_YOUR ASSIGNMENT_:
An exact copy of all the data is required.

_ENTRIES SUPPLIED_:
• • • •
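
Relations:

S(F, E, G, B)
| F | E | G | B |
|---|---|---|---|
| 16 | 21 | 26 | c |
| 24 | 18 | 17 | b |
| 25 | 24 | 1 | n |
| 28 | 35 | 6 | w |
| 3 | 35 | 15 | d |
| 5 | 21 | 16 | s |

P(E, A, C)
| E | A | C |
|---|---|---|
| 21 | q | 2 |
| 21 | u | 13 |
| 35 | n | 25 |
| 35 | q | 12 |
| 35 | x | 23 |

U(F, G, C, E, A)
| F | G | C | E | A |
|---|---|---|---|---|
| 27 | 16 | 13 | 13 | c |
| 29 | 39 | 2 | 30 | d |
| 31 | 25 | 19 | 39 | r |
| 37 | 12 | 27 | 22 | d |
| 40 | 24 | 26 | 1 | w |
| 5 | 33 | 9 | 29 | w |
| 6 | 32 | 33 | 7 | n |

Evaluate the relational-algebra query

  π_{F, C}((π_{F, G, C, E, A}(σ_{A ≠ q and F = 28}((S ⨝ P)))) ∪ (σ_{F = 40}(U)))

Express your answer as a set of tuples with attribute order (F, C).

Joining S and P on E yields {(16, 21, 26, c, q, 2), (16, 21, 26, c, u, 13), (28, 35, 6, w, n, 25), (28, 35, 6, w, q, 12), (28, 35, 6, w, x, 23), (3, 35, 15, d, n, 25), (3, 35, 15, d, q, 12), (3, 35, 15, d, x, 23), (5, 21, 16, s, q, 2), (5, 21, 16, s, u, 13)}.
Selection A ≠ q and F = 28: {(28, 35, 6, w, n, 25), (28, 35, 6, w, x, 23)}
π_{F, G, C, E, A} gives {(28, 6, 23, 35, x), (28, 6, 25, 35, n)}.
Selection F = 40: {(40, 24, 26, 1, w)}
Taking the union: {(28, 6, 23, 35, x), (28, 6, 25, 35, n), (40, 24, 26, 1, w)}
π_{F, C} gives {(28, 23), (28, 25), (40, 26)}.

{(28, 23), (28, 25), (40, 26)}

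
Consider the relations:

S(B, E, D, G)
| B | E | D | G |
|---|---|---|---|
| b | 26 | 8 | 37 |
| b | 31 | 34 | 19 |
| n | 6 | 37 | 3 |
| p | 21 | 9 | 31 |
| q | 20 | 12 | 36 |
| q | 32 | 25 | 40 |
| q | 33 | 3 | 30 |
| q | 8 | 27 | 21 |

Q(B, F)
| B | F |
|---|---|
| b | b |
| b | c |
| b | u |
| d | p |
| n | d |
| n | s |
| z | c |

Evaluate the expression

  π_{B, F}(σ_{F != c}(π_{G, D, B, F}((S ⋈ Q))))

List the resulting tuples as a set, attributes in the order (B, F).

S ⋈ Q (natural join on B): {(b, 26, 8, 37, b), (b, 26, 8, 37, c), (b, 26, 8, 37, u), (b, 31, 34, 19, b), (b, 31, 34, 19, c), (b, 31, 34, 19, u), (n, 6, 37, 3, d), (n, 6, 37, 3, s)}
π[G, D, B, F]: project onto (G, D, B, F) → {(19, 34, b, b), (19, 34, b, c), (19, 34, b, u), (3, 37, n, d), (3, 37, n, s), (37, 8, b, b), (37, 8, b, c), (37, 8, b, u)}
Selection F != c: {(19, 34, b, b), (19, 34, b, u), (3, 37, n, d), (3, 37, n, s), (37, 8, b, b), (37, 8, b, u)}
π[B, F]: project onto (B, F) (2 duplicate(s) eliminated) → {(b, b), (b, u), (n, d), (n, s)}

{(b, b), (b, u), (n, d), (n, s)}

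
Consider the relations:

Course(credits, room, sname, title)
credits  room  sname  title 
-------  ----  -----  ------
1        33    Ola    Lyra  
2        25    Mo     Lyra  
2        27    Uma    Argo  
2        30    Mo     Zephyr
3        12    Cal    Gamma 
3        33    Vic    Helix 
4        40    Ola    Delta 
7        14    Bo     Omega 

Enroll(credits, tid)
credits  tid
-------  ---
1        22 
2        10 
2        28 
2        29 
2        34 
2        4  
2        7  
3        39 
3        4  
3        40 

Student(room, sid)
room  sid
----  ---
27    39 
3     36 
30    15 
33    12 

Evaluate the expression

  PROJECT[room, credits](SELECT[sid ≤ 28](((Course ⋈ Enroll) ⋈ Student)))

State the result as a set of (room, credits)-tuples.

{(30, 2), (33, 1), (33, 3)}

Course ⋈ Enroll (natural join on credits): {(1, 33, Ola, Lyra, 22), (2, 25, Mo, Lyra, 10), (2, 25, Mo, Lyra, 28), (2, 25, Mo, Lyra, 29), (2, 25, Mo, Lyra, 34), (2, 25, Mo, Lyra, 4), (2, 25, Mo, Lyra, 7), (2, 27, Uma, Argo, 10), (2, 27, Uma, Argo, 28), (2, 27, Uma, Argo, 29), (2, 27, Uma, Argo, 34), (2, 27, Uma, Argo, 4), (2, 27, Uma, Argo, 7), (2, 30, Mo, Zephyr, 10), (2, 30, Mo, Zephyr, 28), (2, 30, Mo, Zephyr, 29), (2, 30, Mo, Zephyr, 34), (2, 30, Mo, Zephyr, 4), (2, 30, Mo, Zephyr, 7), (3, 12, Cal, Gamma, 39), (3, 12, Cal, Gamma, 4), (3, 12, Cal, Gamma, 40), (3, 33, Vic, Helix, 39), (3, 33, Vic, Helix, 4), (3, 33, Vic, Helix, 40)}
(Course ⋈ Enroll) ⋈ Student (natural join on room): {(1, 33, Ola, Lyra, 22, 12), (2, 27, Uma, Argo, 10, 39), (2, 27, Uma, Argo, 28, 39), (2, 27, Uma, Argo, 29, 39), (2, 27, Uma, Argo, 34, 39), (2, 27, Uma, Argo, 4, 39), (2, 27, Uma, Argo, 7, 39), (2, 30, Mo, Zephyr, 10, 15), (2, 30, Mo, Zephyr, 28, 15), (2, 30, Mo, Zephyr, 29, 15), (2, 30, Mo, Zephyr, 34, 15), (2, 30, Mo, Zephyr, 4, 15), (2, 30, Mo, Zephyr, 7, 15), (3, 33, Vic, Helix, 39, 12), (3, 33, Vic, Helix, 4, 12), (3, 33, Vic, Helix, 40, 12)}
σ[sid ≤ 28]: keep tuples satisfying sid ≤ 28 → {(1, 33, Ola, Lyra, 22, 12), (2, 30, Mo, Zephyr, 10, 15), (2, 30, Mo, Zephyr, 28, 15), (2, 30, Mo, Zephyr, 29, 15), (2, 30, Mo, Zephyr, 34, 15), (2, 30, Mo, Zephyr, 4, 15), (2, 30, Mo, Zephyr, 7, 15), (3, 33, Vic, Helix, 39, 12), (3, 33, Vic, Helix, 4, 12), (3, 33, Vic, Helix, 40, 12)}
Projecting to room, credits (7 duplicate(s) eliminated): {(30, 2), (33, 1), (33, 3)}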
• • • •
_ANSWER AREA_:
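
Relations:

S(F, E, G, B)
| F | E | G | B |
|---|---|---|---|
| 16 | 21 | 26 | c |
| 24 | 18 | 17 | b |
| 25 | 24 | 1 | n |
| 28 | 35 | 6 | w |
| 3 | 35 | 15 | d |
| 5 | 21 | 16 | s |

P(E, A, C)
| E | A | C |
|---|---|---|
| 21 | q | 2 |
| 21 | u | 13 |
| 35 | n | 25 |
| 35 | q | 12 |
| 35 | x | 23 |

U(F, G, C, E, A)
| F | G | C | E | A |
|---|---|---|---|---|
| 27 | 16 | 13 | 13 | c |
| 29 | 39 | 2 | 30 | d |
| 31 | 25 | 19 | 39 | r |
| 37 | 12 | 27 | 22 | d |
| 40 | 24 | 26 | 1 | w |
| 5 | 33 | 9 | 29 | w |
| 6 | 32 | 33 | 7 | n |

Evaluate the relational-algebra query

  π_{F, C}((π_{F, G, C, E, A}(σ_{A ≠ q and F = 28}((S ⨝ P)))) ∪ (σ_{F = 40}(U)))

Express your answer as a set of tuples with attribute order (F, C).

Joining S and P on E yields {(16, 21, 26, c, q, 2), (16, 21, 26, c, u, 13), (28, 35, 6, w, n, 25), (28, 35, 6, w, q, 12), (28, 35, 6, w, x, 23), (3, 35, 15, d, n, 25), (3, 35, 15, d, q, 12), (3, 35, 15, d, x, 23), (5, 21, 16, s, q, 2), (5, 21, 16, s, u, 13)}.
Selection A ≠ q and F = 28: {(28, 35, 6, w, n, 25), (28, 35, 6, w, x, 23)}
π_{F, G, C, E, A} gives {(28, 6, 23, 35, x), (28, 6, 25, 35, n)}.
Selection F = 40: {(40, 24, 26, 1, w)}
Taking the union: {(28, 6, 23, 35, x), (28, 6, 25, 35, n), (40, 24, 26, 1, w)}
π_{F, C} gives {(28, 23), (28, 25), (40, 26)}.

{(28, 23), (28, 25), (40, 26)}

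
Consider the relations:

S(B, E, D, G)
| B | E | D | G |
|---|---|---|---|
| b | 26 | 8 | 37 |
| b | 31 | 34 | 19 |
| n | 6 | 37 | 3 |
| p | 21 | 9 | 31 |
| q | 20 | 12 | 36 |
| q | 32 | 25 | 40 |
| q | 33 | 3 | 30 |
| q | 8 | 27 | 21 |

Q(B, F)
| B | F |
|---|---|
| b | b |
| b | c |
| b | u |
| d | p |
| n | d |
| n | s |
| z | c |

Evaluate the expression

  π_{B, F}(σ_{F != c}(π_{G, D, B, F}((S ⋈ Q))))

List the resulting tuples as a set, attributes in the order (B, F).

S ⋈ Q (natural join on B): {(b, 26, 8, 37, b), (b, 26, 8, 37, c), (b, 26, 8, 37, u), (b, 31, 34, 19, b), (b, 31, 34, 19, c), (b, 31, 34, 19, u), (n, 6, 37, 3, d), (n, 6, 37, 3, s)}
π[G, D, B, F]: project onto (G, D, B, F) → {(19, 34, b, b), (19, 34, b, c), (19, 34, b, u), (3, 37, n, d), (3, 37, n, s), (37, 8, b, b), (37, 8, b, c), (37, 8, b, u)}
Selection F != c: {(19, 34, b, b), (19, 34, b, u), (3, 37, n, d), (3, 37, n, s), (37, 8, b, b), (37, 8, b, u)}
π[B, F]: project onto (B, F) (2 duplicate(s) eliminated) → {(b, b), (b, u), (n, d), (n, s)}

{(b, b), (b, u), (n, d), (n, s)}

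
Consider the relations:

Course(credits, room, sname, title)
credits  room  sname  title 
-------  ----  -----  ------
1        33    Ola    Lyra  
2        25    Mo     Lyra  
2        27    Uma    Argo  
2        30    Mo     Zephyr
3        12    Cal    Gamma 
3        33    Vic    Helix 
4        40    Ola    Delta 
7        14    Bo     Omega 

Enroll(credits, tid)
credits  tid
-------  ---
1        22 
2        10 
2        28 
2        29 
2        34 
2        4  
2        7  
3        39 
3        4  
3        40 

Student(room, sid)
room  sid
----  ---
27    39 
3     36 
30    15 
33    12 

Evaluate the expression

  PROJECT[room, credits](SELECT[sid ≤ 28](((Course ⋈ Enroll) ⋈ Student)))

State the result as a set of (room, credits)-tuples.

{(30, 2), (33, 1), (33, 3)}

Course ⋈ Enroll (natural join on credits): {(1, 33, Ola, Lyra, 22), (2, 25, Mo, Lyra, 10), (2, 25, Mo, Lyra, 28), (2, 25, Mo, Lyra, 29), (2, 25, Mo, Lyra, 34), (2, 25, Mo, Lyra, 4), (2, 25, Mo, Lyra, 7), (2, 27, Uma, Argo, 10), (2, 27, Uma, Argo, 28), (2, 27, Uma, Argo, 29), (2, 27, Uma, Argo, 34), (2, 27, Uma, Argo, 4), (2, 27, Uma, Argo, 7), (2, 30, Mo, Zephyr, 10), (2, 30, Mo, Zephyr, 28), (2, 30, Mo, Zephyr, 29), (2, 30, Mo, Zephyr, 34), (2, 30, Mo, Zephyr, 4), (2, 30, Mo, Zephyr, 7), (3, 12, Cal, Gamma, 39), (3, 12, Cal, Gamma, 4), (3, 12, Cal, Gamma, 40), (3, 33, Vic, Helix, 39), (3, 33, Vic, Helix, 4), (3, 33, Vic, Helix, 40)}
(Course ⋈ Enroll) ⋈ Student (natural join on room): {(1, 33, Ola, Lyra, 22, 12), (2, 27, Uma, Argo, 10, 39), (2, 27, Uma, Argo, 28, 39), (2, 27, Uma, Argo, 29, 39), (2, 27, Uma, Argo, 34, 39), (2, 27, Uma, Argo, 4, 39), (2, 27, Uma, Argo, 7, 39), (2, 30, Mo, Zephyr, 10, 15), (2, 30, Mo, Zephyr, 28, 15), (2, 30, Mo, Zephyr, 29, 15), (2, 30, Mo, Zephyr, 34, 15), (2, 30, Mo, Zephyr, 4, 15), (2, 30, Mo, Zephyr, 7, 15), (3, 33, Vic, Helix, 39, 12), (3, 33, Vic, Helix, 4, 12), (3, 33, Vic, Helix, 40, 12)}
σ[sid ≤ 28]: keep tuples satisfying sid ≤ 28 → {(1, 33, Ola, Lyra, 22, 12), (2, 30, Mo, Zephyr, 10, 15), (2, 30, Mo, Zephyr, 28, 15), (2, 30, Mo, Zephyr, 29, 15), (2, 30, Mo, Zephyr, 34, 15), (2, 30, Mo, Zephyr, 4, 15), (2, 30, Mo, Zephyr, 7, 15), (3, 33, Vic, Helix, 39, 12), (3, 33, Vic, Helix, 4, 12), (3, 33, Vic, Helix, 40, 12)}
Projecting to room, credits (7 duplicate(s) eliminated): {(30, 2), (33, 1), (33, 3)}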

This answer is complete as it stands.